Task prompt:
From the data below, return each line in which the string "memory" is found.

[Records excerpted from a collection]

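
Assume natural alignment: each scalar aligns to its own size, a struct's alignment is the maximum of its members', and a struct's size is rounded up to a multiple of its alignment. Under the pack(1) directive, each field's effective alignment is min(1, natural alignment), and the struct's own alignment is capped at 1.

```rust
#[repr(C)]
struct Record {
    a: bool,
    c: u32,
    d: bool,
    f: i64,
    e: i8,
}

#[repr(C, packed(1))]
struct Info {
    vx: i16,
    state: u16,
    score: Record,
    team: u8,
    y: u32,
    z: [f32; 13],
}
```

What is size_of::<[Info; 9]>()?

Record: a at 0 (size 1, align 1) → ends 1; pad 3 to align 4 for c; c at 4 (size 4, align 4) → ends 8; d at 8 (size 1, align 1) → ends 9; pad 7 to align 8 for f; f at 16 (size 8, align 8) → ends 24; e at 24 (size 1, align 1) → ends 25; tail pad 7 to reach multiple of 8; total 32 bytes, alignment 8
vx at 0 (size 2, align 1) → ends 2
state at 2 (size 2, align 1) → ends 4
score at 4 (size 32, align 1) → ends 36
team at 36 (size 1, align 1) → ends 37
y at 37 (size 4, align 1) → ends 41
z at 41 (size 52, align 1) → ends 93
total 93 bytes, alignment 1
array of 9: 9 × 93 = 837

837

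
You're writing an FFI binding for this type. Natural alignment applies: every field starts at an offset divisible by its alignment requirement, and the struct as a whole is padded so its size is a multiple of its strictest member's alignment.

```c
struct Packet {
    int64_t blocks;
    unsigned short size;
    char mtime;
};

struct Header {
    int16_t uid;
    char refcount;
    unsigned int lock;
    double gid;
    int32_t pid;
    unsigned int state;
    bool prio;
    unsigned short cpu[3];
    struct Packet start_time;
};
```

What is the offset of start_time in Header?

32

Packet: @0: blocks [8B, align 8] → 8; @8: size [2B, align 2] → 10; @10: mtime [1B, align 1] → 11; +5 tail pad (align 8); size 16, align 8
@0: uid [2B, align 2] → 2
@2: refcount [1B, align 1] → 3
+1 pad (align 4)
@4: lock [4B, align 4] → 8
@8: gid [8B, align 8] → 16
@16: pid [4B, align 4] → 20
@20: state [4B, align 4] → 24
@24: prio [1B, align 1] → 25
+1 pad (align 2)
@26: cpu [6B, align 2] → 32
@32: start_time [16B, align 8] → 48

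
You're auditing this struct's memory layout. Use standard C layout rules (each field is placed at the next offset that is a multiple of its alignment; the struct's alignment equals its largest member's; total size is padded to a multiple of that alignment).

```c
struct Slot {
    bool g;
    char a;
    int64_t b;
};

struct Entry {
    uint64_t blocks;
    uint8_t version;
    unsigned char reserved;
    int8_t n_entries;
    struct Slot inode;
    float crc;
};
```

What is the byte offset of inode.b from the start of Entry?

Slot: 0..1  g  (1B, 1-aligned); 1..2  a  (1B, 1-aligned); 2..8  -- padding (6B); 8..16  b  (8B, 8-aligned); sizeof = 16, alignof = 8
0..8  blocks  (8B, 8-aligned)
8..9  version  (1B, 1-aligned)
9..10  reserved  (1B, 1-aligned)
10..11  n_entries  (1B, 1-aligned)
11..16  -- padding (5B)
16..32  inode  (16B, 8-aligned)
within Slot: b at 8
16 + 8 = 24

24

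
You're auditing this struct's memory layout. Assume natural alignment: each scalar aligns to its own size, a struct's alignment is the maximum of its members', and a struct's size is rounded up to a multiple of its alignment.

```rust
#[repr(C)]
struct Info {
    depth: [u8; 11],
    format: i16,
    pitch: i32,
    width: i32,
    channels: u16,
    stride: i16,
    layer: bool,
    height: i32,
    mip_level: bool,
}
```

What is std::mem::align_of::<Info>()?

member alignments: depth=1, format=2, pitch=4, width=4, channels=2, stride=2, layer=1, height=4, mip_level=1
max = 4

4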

--

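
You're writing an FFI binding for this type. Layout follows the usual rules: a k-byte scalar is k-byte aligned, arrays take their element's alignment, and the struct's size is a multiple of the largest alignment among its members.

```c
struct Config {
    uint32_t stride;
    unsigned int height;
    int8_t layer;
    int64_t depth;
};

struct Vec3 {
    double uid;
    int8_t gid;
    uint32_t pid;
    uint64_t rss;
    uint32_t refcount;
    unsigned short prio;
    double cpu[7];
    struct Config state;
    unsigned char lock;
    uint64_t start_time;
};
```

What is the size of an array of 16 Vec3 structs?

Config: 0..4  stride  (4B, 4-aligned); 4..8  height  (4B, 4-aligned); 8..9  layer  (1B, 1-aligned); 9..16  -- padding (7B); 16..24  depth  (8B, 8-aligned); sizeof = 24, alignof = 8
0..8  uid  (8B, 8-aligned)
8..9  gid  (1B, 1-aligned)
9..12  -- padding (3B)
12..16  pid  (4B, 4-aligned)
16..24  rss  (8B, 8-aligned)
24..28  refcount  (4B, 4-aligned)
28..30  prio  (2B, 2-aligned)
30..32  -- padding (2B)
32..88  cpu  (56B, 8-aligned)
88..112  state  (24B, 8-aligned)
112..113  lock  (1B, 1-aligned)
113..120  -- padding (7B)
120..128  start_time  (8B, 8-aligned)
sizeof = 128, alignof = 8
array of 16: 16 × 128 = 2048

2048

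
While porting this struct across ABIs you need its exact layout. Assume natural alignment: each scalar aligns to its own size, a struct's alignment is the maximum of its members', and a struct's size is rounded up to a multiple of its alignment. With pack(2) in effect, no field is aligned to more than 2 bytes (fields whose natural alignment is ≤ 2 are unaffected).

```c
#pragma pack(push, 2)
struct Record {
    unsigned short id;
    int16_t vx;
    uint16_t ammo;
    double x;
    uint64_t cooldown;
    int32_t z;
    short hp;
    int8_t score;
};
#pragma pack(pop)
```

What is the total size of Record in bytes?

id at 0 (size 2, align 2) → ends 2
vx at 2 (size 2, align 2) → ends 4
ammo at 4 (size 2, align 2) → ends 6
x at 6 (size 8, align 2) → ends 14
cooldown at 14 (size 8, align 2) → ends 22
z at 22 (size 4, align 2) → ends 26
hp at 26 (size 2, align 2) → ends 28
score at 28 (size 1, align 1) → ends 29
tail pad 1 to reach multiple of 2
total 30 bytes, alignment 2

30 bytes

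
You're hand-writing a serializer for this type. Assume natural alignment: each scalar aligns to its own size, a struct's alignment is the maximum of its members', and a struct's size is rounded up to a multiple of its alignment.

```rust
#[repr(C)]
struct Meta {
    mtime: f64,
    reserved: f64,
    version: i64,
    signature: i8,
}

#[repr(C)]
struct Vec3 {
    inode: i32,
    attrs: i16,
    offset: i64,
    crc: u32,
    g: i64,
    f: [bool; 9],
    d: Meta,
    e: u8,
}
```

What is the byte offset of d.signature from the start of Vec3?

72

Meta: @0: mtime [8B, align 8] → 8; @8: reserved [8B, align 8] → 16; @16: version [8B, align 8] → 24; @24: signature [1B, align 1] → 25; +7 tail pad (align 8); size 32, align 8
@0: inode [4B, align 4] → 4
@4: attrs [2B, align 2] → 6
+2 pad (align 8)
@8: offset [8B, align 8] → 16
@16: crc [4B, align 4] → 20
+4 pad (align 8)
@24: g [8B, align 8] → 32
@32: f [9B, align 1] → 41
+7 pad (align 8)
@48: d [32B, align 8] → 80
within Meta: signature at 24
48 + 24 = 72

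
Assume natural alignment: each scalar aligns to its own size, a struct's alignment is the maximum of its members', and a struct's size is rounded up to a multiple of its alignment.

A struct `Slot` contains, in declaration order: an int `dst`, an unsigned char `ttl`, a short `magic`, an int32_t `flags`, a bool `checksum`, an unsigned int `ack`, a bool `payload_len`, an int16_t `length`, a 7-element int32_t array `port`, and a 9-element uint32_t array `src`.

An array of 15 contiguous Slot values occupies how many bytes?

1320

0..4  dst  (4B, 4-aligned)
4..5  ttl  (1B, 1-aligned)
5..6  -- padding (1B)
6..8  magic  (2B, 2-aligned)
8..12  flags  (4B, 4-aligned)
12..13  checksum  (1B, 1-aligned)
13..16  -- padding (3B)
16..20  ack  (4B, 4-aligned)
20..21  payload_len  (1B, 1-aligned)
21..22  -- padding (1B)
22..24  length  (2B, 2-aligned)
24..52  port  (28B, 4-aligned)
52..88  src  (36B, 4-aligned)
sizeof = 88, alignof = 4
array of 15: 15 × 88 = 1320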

Written solution:
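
You're auditing this struct's memory layout. Use standard C layout rules (each field is placed at the next offset that is a multiple of its alignment; the struct's alignment equals its largest member's; total size is padded to a multiple of that alignment).
You're auditing this struct's memory layout. Assume natural alignment: each scalar aligns to its own size, a struct's alignment is the maximum of its members', and a struct's size is rounded up to a multiple of its alignment.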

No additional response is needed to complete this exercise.